• Exercise objective: Repeat exactly the lines from the first line of the records through the line containing "Conventions: the residue", and nothing more.

• Records for the task:
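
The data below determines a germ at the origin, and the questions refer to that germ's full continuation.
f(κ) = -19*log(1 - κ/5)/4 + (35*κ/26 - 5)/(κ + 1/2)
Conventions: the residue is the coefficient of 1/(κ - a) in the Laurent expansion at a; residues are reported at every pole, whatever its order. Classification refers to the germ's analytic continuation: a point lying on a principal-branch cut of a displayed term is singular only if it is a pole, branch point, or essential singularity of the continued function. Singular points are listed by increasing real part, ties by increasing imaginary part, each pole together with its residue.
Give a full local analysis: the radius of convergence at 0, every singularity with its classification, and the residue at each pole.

Radius of convergence at 0: 1/2.
At -1/2: a pole of order 1; residue -295/52.
At 5: a logarithmic branch point.

Denominator factor (κ + 1/2): pole of order 1 at -1/2, modulus 1/2.
Branch term (-19/4)*log(1 - κ/(5)): its argument vanishes at κ = 5, a logarithmic branch point, modulus 5.
The radius of convergence is the smallest modulus among the singular points: 1/2.
The branch term is analytic at -1/2 and contributes nothing to the residue; only the rational part matters.
At the order-1 pole -1/2 set g(κ) = (κ - (-1/2))*(rational part) = 35*κ/26 - 5.
Simple pole: residue = g(a) at a = -1/2, which is -295/52.
List the singular points by increasing real part (a conjugate pair: the negative imaginary part first).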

• Response to this exercise:
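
The data below determines a germ at the origin, and the questions refer to that germ's full continuation.
f(κ) = -19*log(1 - κ/5)/4 + (35*κ/26 - 5)/(κ + 1/2)
Conventions: the residue is the coefficient of 1/(κ - a) in the Laurent expansion at a; residues are reported at every pole, whatever its order. Classification refers to the germ's analytic continuation: a point lying on a principal-branch cut of a displayed term is singular only if it is a pole, branch point, or essential singularity of the continued function. Singular points are listed by increasing real part, ties by increasing imaginary part, each pole together with its residue.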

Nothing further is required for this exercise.